Before anything else, copy every record below exactly as it stands.

* _Dataset entries_:
● ● ● ● ●
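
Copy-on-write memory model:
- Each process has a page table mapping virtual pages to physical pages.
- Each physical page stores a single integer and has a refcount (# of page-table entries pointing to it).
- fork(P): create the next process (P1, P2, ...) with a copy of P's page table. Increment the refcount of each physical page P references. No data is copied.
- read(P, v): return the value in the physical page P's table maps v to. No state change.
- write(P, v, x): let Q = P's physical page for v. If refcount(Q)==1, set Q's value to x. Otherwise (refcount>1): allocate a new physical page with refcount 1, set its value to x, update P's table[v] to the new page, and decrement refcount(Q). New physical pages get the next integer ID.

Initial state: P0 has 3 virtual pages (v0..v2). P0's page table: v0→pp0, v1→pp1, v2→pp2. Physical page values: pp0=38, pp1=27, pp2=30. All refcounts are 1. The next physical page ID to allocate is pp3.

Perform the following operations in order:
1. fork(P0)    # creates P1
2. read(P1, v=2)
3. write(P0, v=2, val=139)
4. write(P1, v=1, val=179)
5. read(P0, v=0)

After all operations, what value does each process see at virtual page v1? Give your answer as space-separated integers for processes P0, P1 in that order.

Op 1: fork(P0) -> P1. 3 ppages; refcounts: pp0:2 pp1:2 pp2:2
Op 2: read(P1, v2) -> 30. No state change.
Op 3: write(P0, v2, 139). refcount(pp2)=2>1 -> COPY to pp3. 4 ppages; refcounts: pp0:2 pp1:2 pp2:1 pp3:1
Op 4: write(P1, v1, 179). refcount(pp1)=2>1 -> COPY to pp4. 5 ppages; refcounts: pp0:2 pp1:1 pp2:1 pp3:1 pp4:1
Op 5: read(P0, v0) -> 38. No state change.
P0: v1 -> pp1 = 27
P1: v1 -> pp4 = 179

Answer: 27 179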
● ● ● ● ●
* _OUTPUT BELOW_:
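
Copy-on-write memory model:
- Each process has a page table mapping virtual pages to physical pages.
- Each physical page stores a single integer and has a refcount (# of page-table entries pointing to it).
- fork(P): create the next process (P1, P2, ...) with a copy of P's page table. Increment the refcount of each physical page P references. No data is copied.
- read(P, v): return the value in the physical page P's table maps v to. No state change.
- write(P, v, x): let Q = P's physical page for v. If refcount(Q)==1, set Q's value to x. Otherwise (refcount>1): allocate a new physical page with refcount 1, set its value to x, update P's table[v] to the new page, and decrement refcount(Q). New physical pages get the next integer ID.

Initial state: P0 has 3 virtual pages (v0..v2). P0's page table: v0→pp0, v1→pp1, v2→pp2. Physical page values: pp0=38, pp1=27, pp2=30. All refcounts are 1. The next physical page ID to allocate is pp3.

Perform the following operations in order:
1. fork(P0)    # creates P1
2. read(P1, v=2)
3. write(P0, v=2, val=139)
4. write(P1, v=1, val=179)
5. read(P0, v=0)

After all operations, what value does each process see at virtual page v1? Give your answer as space-separated integers for processes P0, P1 in that order.

Op 1: fork(P0) -> P1. 3 ppages; refcounts: pp0:2 pp1:2 pp2:2
Op 2: read(P1, v2) -> 30. No state change.
Op 3: write(P0, v2, 139). refcount(pp2)=2>1 -> COPY to pp3. 4 ppages; refcounts: pp0:2 pp1:2 pp2:1 pp3:1
Op 4: write(P1, v1, 179). refcount(pp1)=2>1 -> COPY to pp4. 5 ppages; refcounts: pp0:2 pp1:1 pp2:1 pp3:1 pp4:1
Op 5: read(P0, v0) -> 38. No state change.
P0: v1 -> pp1 = 27
P1: v1 -> pp4 = 179

Answer: 27 179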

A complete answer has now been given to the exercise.